- [Task details]: Transcribe all records exactly.

- [Entries provided]:
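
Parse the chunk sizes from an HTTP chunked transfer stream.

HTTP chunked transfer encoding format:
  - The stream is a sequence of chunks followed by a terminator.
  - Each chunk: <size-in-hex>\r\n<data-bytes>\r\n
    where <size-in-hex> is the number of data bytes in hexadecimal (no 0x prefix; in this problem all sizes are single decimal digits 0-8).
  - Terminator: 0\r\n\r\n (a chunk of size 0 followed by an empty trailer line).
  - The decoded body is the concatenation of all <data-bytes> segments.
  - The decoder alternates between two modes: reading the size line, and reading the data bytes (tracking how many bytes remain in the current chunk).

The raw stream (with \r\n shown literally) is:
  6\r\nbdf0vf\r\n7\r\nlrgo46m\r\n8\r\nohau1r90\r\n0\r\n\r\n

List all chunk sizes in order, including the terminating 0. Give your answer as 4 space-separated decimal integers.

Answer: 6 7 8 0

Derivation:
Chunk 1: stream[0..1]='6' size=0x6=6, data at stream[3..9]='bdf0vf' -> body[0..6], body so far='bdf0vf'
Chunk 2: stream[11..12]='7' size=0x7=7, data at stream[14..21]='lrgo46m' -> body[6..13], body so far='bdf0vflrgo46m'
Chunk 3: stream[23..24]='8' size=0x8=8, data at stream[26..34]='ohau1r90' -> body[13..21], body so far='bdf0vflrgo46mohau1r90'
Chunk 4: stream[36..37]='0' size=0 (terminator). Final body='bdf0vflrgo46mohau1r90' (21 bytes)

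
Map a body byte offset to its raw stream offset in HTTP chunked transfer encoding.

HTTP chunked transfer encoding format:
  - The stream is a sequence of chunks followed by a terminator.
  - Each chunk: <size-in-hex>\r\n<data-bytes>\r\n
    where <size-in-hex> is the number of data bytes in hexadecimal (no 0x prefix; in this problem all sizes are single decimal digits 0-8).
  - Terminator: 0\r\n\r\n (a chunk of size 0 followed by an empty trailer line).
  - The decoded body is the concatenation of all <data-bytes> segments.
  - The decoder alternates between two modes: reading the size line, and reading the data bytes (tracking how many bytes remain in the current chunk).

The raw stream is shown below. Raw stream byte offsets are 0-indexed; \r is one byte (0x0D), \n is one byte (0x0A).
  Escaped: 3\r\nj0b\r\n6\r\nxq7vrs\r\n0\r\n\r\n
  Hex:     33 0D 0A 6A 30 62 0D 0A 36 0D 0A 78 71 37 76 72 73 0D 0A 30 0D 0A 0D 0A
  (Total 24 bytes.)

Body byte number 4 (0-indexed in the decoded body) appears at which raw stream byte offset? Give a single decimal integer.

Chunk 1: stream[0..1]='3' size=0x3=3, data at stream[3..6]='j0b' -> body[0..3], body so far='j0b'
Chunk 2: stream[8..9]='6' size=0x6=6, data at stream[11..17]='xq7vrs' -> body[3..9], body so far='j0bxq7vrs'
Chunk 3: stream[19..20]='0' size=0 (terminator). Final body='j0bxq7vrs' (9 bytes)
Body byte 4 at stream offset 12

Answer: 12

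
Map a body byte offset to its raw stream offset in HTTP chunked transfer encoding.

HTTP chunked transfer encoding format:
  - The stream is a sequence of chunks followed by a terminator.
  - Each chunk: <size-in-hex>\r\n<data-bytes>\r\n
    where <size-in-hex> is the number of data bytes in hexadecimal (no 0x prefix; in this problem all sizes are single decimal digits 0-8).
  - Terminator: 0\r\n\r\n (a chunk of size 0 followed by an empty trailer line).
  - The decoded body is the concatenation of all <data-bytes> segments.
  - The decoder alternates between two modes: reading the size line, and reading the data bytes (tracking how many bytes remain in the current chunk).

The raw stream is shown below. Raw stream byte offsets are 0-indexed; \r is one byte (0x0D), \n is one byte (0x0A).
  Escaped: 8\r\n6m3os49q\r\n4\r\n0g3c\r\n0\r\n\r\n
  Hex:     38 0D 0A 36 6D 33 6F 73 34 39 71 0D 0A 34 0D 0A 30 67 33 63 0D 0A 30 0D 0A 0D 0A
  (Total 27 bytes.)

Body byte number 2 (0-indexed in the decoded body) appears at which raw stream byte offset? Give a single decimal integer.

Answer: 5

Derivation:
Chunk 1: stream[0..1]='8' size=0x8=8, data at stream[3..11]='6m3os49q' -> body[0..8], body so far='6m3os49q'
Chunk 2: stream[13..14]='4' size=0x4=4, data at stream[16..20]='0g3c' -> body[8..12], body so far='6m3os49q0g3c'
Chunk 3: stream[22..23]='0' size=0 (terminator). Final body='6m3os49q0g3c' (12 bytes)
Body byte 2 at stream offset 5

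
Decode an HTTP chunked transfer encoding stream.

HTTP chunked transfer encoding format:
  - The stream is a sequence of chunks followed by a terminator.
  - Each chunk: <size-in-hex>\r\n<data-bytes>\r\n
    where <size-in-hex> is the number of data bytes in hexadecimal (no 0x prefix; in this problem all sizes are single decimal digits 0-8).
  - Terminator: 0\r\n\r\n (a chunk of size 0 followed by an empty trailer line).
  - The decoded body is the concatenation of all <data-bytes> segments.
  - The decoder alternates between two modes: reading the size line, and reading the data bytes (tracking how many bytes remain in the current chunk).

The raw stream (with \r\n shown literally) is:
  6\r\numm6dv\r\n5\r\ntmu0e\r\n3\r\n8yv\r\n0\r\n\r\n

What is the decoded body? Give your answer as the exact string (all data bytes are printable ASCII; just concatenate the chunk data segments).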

- [Exercise response]:
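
Parse the chunk sizes from an HTTP chunked transfer stream.

HTTP chunked transfer encoding format:
  - The stream is a sequence of chunks followed by a terminator.
  - Each chunk: <size-in-hex>\r\n<data-bytes>\r\n
    where <size-in-hex> is the number of data bytes in hexadecimal (no 0x prefix; in this problem all sizes are single decimal digits 0-8).
  - Terminator: 0\r\n\r\n (a chunk of size 0 followed by an empty trailer line).
  - The decoded body is the concatenation of all <data-bytes> segments.
  - The decoder alternates between two modes: reading the size line, and reading the data bytes (tracking how many bytes remain in the current chunk).

The raw stream (with \r\n shown literally) is:
  6\r\nbdf0vf\r\n7\r\nlrgo46m\r\n8\r\nohau1r90\r\n0\r\n\r\n

List all chunk sizes in order, including the terminating 0. Give your answer as 4 space-separated decimal integers.

Answer: 6 7 8 0

Derivation:
Chunk 1: stream[0..1]='6' size=0x6=6, data at stream[3..9]='bdf0vf' -> body[0..6], body so far='bdf0vf'
Chunk 2: stream[11..12]='7' size=0x7=7, data at stream[14..21]='lrgo46m' -> body[6..13], body so far='bdf0vflrgo46m'
Chunk 3: stream[23..24]='8' size=0x8=8, data at stream[26..34]='ohau1r90' -> body[13..21], body so far='bdf0vflrgo46mohau1r90'
Chunk 4: stream[36..37]='0' size=0 (terminator). Final body='bdf0vflrgo46mohau1r90' (21 bytes)

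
Map a body byte offset to its raw stream offset in HTTP chunked transfer encoding.

HTTP chunked transfer encoding format:
  - The stream is a sequence of chunks followed by a terminator.
  - Each chunk: <size-in-hex>\r\n<data-bytes>\r\n
    where <size-in-hex> is the number of data bytes in hexadecimal (no 0x prefix; in this problem all sizes are single decimal digits 0-8).
  - Terminator: 0\r\n\r\n (a chunk of size 0 followed by an empty trailer line).
  - The decoded body is the concatenation of all <data-bytes> segments.
  - The decoder alternates between two modes: reading the size line, and reading the data bytes (tracking how many bytes remain in the current chunk).

The raw stream is shown below. Raw stream byte offsets are 0-indexed; \r is one byte (0x0D), \n is one byte (0x0A).
  Escaped: 3\r\nj0b\r\n6\r\nxq7vrs\r\n0\r\n\r\n
  Hex:     33 0D 0A 6A 30 62 0D 0A 36 0D 0A 78 71 37 76 72 73 0D 0A 30 0D 0A 0D 0A
  (Total 24 bytes.)

Body byte number 4 (0-indexed in the decoded body) appears at which raw stream byte offset? Give a single decimal integer.

Chunk 1: stream[0..1]='3' size=0x3=3, data at stream[3..6]='j0b' -> body[0..3], body so far='j0b'
Chunk 2: stream[8..9]='6' size=0x6=6, data at stream[11..17]='xq7vrs' -> body[3..9], body so far='j0bxq7vrs'
Chunk 3: stream[19..20]='0' size=0 (terminator). Final body='j0bxq7vrs' (9 bytes)
Body byte 4 at stream offset 12

Answer: 12

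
Map a body byte offset to its raw stream offset in HTTP chunked transfer encoding.

HTTP chunked transfer encoding format:
  - The stream is a sequence of chunks followed by a terminator.
  - Each chunk: <size-in-hex>\r\n<data-bytes>\r\n
    where <size-in-hex> is the number of data bytes in hexadecimal (no 0x prefix; in this problem all sizes are single decimal digits 0-8).
  - Terminator: 0\r\n\r\n (a chunk of size 0 followed by an empty trailer line).
  - The decoded body is the concatenation of all <data-bytes> segments.
  - The decoder alternates between two modes: reading the size line, and reading the data bytes (tracking how many bytes remain in the current chunk).

The raw stream is shown below. Raw stream byte offsets are 0-indexed; \r is one byte (0x0D), \n is one byte (0x0A).
  Escaped: 8\r\n6m3os49q\r\n4\r\n0g3c\r\n0\r\n\r\n
  Hex:     38 0D 0A 36 6D 33 6F 73 34 39 71 0D 0A 34 0D 0A 30 67 33 63 0D 0A 30 0D 0A 0D 0A
  (Total 27 bytes.)

Body byte number 2 (0-indexed in the decoded body) appears at which raw stream byte offset? Give a single decimal integer.

Answer: 5

Derivation:
Chunk 1: stream[0..1]='8' size=0x8=8, data at stream[3..11]='6m3os49q' -> body[0..8], body so far='6m3os49q'
Chunk 2: stream[13..14]='4' size=0x4=4, data at stream[16..20]='0g3c' -> body[8..12], body so far='6m3os49q0g3c'
Chunk 3: stream[22..23]='0' size=0 (terminator). Final body='6m3os49q0g3c' (12 bytes)
Body byte 2 at stream offset 5

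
Decode an HTTP chunked transfer encoding stream.

HTTP chunked transfer encoding format:
  - The stream is a sequence of chunks followed by a terminator.
  - Each chunk: <size-in-hex>\r\n<data-bytes>\r\n
    where <size-in-hex> is the number of data bytes in hexadecimal (no 0x prefix; in this problem all sizes are single decimal digits 0-8).
  - Terminator: 0\r\n\r\n (a chunk of size 0 followed by an empty trailer line).
  - The decoded body is the concatenation of all <data-bytes> segments.
  - The decoder alternates between two modes: reading the size line, and reading the data bytes (tracking how many bytes remain in the current chunk).

The raw stream (with \r\n shown literally) is:
  6\r\numm6dv\r\n5\r\ntmu0e\r\n3\r\n8yv\r\n0\r\n\r\n

What is the decoded body? Give your answer as the exact string (all data bytes are printable ASCII; just concatenate the chunk data segments).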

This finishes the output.